> **What needs to be done**
Reproduce exactly the lines from the top of the records below through the line holding "Compute the set".

> **Provided data**
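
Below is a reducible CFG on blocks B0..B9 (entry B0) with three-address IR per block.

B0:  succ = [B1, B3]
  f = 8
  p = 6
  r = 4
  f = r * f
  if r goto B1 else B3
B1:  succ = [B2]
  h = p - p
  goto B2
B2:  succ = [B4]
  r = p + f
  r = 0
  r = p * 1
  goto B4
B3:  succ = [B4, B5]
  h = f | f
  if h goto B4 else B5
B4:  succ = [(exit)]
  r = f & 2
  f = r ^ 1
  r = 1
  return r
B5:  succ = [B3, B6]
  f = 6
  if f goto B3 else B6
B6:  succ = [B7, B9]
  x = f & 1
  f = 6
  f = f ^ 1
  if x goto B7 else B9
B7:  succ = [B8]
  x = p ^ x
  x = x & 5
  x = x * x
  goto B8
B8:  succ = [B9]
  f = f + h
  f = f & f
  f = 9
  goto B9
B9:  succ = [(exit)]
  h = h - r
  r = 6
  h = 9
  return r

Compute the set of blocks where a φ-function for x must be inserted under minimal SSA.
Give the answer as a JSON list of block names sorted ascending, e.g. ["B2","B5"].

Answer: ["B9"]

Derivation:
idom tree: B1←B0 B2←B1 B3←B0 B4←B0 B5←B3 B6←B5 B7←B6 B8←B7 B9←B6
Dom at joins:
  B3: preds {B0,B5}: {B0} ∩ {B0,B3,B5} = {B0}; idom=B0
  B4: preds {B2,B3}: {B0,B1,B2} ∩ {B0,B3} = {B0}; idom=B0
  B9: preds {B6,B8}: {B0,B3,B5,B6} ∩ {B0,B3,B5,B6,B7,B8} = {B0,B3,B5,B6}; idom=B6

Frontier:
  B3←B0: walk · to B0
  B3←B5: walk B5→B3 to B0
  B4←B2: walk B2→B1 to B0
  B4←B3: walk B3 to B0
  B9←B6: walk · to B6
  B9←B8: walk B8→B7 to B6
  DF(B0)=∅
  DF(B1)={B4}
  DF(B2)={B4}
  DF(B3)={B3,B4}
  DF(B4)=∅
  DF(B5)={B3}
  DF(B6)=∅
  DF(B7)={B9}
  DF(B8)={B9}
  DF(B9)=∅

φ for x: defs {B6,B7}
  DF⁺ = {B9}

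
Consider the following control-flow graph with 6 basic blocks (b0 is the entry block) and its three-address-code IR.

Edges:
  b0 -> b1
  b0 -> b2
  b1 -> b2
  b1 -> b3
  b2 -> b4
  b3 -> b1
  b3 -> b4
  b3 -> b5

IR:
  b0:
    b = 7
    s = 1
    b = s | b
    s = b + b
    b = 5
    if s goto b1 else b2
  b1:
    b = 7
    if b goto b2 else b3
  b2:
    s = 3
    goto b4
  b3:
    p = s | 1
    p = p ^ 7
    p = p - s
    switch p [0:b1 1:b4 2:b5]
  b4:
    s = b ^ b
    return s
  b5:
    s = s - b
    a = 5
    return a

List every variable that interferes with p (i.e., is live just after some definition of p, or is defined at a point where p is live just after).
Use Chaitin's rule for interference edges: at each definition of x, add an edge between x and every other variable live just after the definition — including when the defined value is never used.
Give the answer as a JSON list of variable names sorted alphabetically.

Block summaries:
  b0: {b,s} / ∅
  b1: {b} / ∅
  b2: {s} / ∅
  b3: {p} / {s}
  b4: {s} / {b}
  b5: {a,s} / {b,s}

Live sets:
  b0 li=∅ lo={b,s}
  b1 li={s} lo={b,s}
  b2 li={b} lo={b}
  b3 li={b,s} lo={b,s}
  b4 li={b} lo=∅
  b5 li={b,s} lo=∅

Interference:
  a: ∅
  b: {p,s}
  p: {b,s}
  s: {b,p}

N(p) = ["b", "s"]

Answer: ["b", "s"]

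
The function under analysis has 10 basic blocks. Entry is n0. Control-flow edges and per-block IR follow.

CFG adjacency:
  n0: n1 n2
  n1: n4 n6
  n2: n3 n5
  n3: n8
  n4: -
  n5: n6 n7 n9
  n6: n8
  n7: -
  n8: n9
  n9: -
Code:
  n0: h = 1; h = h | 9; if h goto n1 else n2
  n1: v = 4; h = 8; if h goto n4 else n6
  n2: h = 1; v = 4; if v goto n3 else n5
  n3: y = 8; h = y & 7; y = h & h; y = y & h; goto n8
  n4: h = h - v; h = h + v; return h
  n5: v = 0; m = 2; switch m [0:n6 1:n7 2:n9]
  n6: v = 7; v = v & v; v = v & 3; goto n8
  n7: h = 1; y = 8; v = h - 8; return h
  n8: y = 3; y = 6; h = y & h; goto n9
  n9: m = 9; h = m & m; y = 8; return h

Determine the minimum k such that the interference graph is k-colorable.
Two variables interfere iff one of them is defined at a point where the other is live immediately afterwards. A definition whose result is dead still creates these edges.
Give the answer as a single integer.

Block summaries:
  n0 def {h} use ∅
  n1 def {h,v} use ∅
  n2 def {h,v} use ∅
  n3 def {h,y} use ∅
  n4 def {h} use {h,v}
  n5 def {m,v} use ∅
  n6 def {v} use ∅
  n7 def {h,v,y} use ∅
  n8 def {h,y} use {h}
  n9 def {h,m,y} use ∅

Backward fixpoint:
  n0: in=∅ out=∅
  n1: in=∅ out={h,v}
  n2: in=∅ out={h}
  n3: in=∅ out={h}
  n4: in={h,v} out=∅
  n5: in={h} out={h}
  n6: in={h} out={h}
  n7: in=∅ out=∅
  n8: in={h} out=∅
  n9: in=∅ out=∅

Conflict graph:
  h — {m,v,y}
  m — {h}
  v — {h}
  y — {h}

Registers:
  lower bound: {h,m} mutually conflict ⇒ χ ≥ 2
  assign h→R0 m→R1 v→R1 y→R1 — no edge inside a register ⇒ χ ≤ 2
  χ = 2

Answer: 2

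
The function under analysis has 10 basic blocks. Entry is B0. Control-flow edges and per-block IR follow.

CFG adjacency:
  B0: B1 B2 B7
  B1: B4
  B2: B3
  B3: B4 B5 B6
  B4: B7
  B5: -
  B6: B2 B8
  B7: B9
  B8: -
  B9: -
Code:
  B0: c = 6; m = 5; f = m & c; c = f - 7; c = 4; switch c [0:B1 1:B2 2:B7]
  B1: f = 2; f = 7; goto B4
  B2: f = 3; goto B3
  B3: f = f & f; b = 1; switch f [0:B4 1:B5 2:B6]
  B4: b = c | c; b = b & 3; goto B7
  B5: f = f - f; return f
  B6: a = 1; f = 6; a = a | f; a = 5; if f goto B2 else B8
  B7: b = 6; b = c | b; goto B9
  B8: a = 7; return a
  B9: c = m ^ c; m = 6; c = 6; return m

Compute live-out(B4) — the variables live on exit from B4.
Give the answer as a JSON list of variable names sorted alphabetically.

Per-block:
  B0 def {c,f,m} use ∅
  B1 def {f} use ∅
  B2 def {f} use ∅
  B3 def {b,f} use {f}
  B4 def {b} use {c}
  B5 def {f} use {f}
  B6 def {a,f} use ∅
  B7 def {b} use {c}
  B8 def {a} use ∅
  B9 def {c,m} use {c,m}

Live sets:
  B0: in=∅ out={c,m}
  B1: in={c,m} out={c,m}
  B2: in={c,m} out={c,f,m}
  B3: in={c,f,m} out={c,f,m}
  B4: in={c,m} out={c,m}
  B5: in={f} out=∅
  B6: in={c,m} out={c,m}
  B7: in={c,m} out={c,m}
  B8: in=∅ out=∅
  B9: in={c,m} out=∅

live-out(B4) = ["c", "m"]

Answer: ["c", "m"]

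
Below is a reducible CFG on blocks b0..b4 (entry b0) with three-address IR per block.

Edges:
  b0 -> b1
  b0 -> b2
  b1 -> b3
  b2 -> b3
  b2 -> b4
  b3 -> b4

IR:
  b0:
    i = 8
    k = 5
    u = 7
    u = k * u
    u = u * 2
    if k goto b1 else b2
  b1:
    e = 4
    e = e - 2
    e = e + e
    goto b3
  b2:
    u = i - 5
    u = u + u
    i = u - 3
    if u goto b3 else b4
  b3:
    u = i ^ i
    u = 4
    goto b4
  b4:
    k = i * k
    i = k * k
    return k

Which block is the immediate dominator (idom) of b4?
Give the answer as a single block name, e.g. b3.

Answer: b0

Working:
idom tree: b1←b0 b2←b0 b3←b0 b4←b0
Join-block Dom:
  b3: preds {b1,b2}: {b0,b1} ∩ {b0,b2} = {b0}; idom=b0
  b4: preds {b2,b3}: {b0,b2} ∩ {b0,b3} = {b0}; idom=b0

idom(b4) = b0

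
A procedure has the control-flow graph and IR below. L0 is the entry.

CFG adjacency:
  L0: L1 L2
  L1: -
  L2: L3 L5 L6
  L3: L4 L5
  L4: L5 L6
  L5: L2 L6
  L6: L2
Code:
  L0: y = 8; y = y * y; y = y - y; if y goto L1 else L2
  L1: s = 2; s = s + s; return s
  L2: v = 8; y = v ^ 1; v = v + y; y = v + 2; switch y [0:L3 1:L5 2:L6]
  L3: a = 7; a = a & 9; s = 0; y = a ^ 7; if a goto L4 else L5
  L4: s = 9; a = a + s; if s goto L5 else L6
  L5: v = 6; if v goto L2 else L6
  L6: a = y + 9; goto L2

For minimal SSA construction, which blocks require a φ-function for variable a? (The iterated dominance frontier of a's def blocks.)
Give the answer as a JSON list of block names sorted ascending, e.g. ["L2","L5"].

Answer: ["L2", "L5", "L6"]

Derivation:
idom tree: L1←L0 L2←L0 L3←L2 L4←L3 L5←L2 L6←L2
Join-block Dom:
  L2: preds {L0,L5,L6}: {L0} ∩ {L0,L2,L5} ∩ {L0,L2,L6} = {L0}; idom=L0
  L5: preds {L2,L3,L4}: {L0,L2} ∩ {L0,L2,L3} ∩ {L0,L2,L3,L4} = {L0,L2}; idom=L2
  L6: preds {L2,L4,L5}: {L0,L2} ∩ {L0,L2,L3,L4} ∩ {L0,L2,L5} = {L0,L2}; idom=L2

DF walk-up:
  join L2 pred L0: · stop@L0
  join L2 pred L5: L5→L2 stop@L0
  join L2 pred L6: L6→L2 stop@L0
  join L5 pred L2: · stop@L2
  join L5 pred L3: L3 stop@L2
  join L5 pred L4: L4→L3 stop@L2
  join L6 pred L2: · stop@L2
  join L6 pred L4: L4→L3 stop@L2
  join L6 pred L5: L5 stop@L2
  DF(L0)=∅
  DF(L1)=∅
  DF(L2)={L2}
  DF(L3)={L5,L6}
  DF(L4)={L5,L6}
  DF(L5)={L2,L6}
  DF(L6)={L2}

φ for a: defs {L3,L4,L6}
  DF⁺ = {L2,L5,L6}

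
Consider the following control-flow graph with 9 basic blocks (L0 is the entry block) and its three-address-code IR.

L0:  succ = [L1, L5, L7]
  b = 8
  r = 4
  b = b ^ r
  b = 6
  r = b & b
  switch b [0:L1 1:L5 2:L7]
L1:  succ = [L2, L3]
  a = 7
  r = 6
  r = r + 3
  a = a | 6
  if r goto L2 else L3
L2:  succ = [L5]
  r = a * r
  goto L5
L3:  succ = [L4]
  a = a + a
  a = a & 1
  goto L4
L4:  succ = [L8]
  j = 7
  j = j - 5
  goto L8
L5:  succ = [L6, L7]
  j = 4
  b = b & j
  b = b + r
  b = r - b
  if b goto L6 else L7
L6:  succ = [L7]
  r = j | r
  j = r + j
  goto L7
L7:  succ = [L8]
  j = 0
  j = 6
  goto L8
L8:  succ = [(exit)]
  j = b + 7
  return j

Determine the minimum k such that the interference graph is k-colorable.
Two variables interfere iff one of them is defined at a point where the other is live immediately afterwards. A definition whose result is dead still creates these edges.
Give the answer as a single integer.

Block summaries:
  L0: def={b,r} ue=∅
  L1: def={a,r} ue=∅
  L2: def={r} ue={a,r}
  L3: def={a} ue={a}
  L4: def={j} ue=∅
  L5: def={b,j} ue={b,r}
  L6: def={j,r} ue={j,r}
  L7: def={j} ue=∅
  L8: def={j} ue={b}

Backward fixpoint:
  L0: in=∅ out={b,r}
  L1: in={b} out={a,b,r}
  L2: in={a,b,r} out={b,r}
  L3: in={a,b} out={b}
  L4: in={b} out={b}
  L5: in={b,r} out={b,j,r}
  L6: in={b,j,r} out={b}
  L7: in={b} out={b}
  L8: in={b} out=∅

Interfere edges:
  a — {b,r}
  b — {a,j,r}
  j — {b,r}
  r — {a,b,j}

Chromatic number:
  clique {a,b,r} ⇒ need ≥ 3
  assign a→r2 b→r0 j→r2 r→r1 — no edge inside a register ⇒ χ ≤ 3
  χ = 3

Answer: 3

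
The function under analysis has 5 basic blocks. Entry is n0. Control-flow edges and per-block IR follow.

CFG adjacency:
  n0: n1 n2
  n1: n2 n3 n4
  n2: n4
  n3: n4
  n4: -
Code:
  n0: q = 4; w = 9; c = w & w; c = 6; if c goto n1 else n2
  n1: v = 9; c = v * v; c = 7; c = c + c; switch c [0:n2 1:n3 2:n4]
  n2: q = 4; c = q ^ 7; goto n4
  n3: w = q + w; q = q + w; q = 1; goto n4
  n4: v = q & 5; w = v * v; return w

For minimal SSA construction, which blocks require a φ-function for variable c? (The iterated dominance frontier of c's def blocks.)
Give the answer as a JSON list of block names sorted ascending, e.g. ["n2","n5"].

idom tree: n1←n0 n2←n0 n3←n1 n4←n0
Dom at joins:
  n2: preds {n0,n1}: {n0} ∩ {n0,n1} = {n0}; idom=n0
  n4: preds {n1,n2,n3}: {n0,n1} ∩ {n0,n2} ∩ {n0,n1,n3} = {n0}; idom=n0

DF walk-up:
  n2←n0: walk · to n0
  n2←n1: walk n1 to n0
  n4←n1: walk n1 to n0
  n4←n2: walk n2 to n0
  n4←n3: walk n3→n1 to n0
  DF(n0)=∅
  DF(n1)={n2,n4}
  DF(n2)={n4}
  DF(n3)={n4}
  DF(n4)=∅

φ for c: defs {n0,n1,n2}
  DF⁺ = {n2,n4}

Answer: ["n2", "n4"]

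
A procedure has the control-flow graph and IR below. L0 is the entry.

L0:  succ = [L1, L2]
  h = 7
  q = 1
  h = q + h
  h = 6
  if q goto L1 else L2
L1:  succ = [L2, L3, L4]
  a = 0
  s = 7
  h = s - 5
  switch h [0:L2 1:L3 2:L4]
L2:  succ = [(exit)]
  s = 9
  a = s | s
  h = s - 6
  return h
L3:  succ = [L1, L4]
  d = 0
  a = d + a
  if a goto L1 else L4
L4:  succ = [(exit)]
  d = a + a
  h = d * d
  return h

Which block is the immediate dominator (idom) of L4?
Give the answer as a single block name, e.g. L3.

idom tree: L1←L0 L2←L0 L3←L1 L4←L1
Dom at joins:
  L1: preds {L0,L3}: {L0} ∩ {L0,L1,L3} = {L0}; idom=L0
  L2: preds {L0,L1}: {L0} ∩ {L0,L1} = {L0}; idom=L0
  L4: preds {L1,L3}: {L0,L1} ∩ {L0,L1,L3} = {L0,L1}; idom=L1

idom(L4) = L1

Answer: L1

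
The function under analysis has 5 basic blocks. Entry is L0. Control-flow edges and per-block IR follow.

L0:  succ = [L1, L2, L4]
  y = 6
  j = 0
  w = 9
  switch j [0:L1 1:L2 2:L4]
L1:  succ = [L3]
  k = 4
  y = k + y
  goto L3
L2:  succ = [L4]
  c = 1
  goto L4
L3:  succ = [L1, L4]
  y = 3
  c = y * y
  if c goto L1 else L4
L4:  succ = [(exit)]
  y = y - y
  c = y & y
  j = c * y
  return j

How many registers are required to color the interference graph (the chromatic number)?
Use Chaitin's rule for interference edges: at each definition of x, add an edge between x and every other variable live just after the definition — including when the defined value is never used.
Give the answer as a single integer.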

> **Exercise response**
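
Below is a reducible CFG on blocks B0..B9 (entry B0) with three-address IR per block.

B0:  succ = [B1, B3]
  f = 8
  p = 6
  r = 4
  f = r * f
  if r goto B1 else B3
B1:  succ = [B2]
  h = p - p
  goto B2
B2:  succ = [B4]
  r = p + f
  r = 0
  r = p * 1
  goto B4
B3:  succ = [B4, B5]
  h = f | f
  if h goto B4 else B5
B4:  succ = [(exit)]
  r = f & 2
  f = r ^ 1
  r = 1
  return r
B5:  succ = [B3, B6]
  f = 6
  if f goto B3 else B6
B6:  succ = [B7, B9]
  x = f & 1
  f = 6
  f = f ^ 1
  if x goto B7 else B9
B7:  succ = [B8]
  x = p ^ x
  x = x & 5
  x = x * x
  goto B8
B8:  succ = [B9]
  f = f + h
  f = f & f
  f = 9
  goto B9
B9:  succ = [(exit)]
  h = h - r
  r = 6
  h = 9
  return r

Compute the set of blocks where a φ-function for x must be inserted under minimal SSA.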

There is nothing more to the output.